▶ [Exercise]:
Please give back the listing below in full. Change nothing.

---

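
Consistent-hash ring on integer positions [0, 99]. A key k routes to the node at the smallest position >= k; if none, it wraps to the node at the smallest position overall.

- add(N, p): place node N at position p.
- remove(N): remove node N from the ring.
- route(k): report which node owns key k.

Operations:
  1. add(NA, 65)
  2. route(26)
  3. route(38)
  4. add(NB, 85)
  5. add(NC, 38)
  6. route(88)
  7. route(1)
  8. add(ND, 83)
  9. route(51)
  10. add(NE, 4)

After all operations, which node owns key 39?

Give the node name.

Op 1: add NA@65 -> ring=[65:NA]
Op 2: route key 26: smallest pos >= 26 is 65 -> NA
Op 3: route key 38: smallest pos >= 38 is 65 -> NA
Op 4: add NB@85 -> ring=[65:NA,85:NB]
Op 5: add NC@38 -> ring=[38:NC,65:NA,85:NB]
Op 6: route key 88: none >= 88, wrap to smallest pos 38 -> NC
Op 7: route key 1: smallest pos >= 1 is 38 -> NC
Op 8: add ND@83 -> ring=[38:NC,65:NA,83:ND,85:NB]
Op 9: route key 51: smallest pos >= 51 is 65 -> NA
Op 10: add NE@4 -> ring=[4:NE,38:NC,65:NA,83:ND,85:NB]
Final route key 39: smallest pos >= 39 is 65 -> NA

Answer: NA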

---

▶ [Response below]:
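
Consistent-hash ring on integer positions [0, 99]. A key k routes to the node at the smallest position >= k; if none, it wraps to the node at the smallest position overall.

- add(N, p): place node N at position p.
- remove(N): remove node N from the ring.
- route(k): report which node owns key k.

Operations:
  1. add(NA, 65)
  2. route(26)
  3. route(38)
  4. add(NB, 85)
  5. add(NC, 38)
  6. route(88)
  7. route(1)
  8. add(ND, 83)
  9. route(51)
  10. add(NE, 4)

After all operations, which node owns key 39?

Give the node name.

Op 1: add NA@65 -> ring=[65:NA]
Op 2: route key 26: smallest pos >= 26 is 65 -> NA
Op 3: route key 38: smallest pos >= 38 is 65 -> NA
Op 4: add NB@85 -> ring=[65:NA,85:NB]
Op 5: add NC@38 -> ring=[38:NC,65:NA,85:NB]
Op 6: route key 88: none >= 88, wrap to smallest pos 38 -> NC
Op 7: route key 1: smallest pos >= 1 is 38 -> NC
Op 8: add ND@83 -> ring=[38:NC,65:NA,83:ND,85:NB]
Op 9: route key 51: smallest pos >= 51 is 65 -> NA
Op 10: add NE@4 -> ring=[4:NE,38:NC,65:NA,83:ND,85:NB]
Final route key 39: smallest pos >= 39 is 65 -> NA

Answer: NA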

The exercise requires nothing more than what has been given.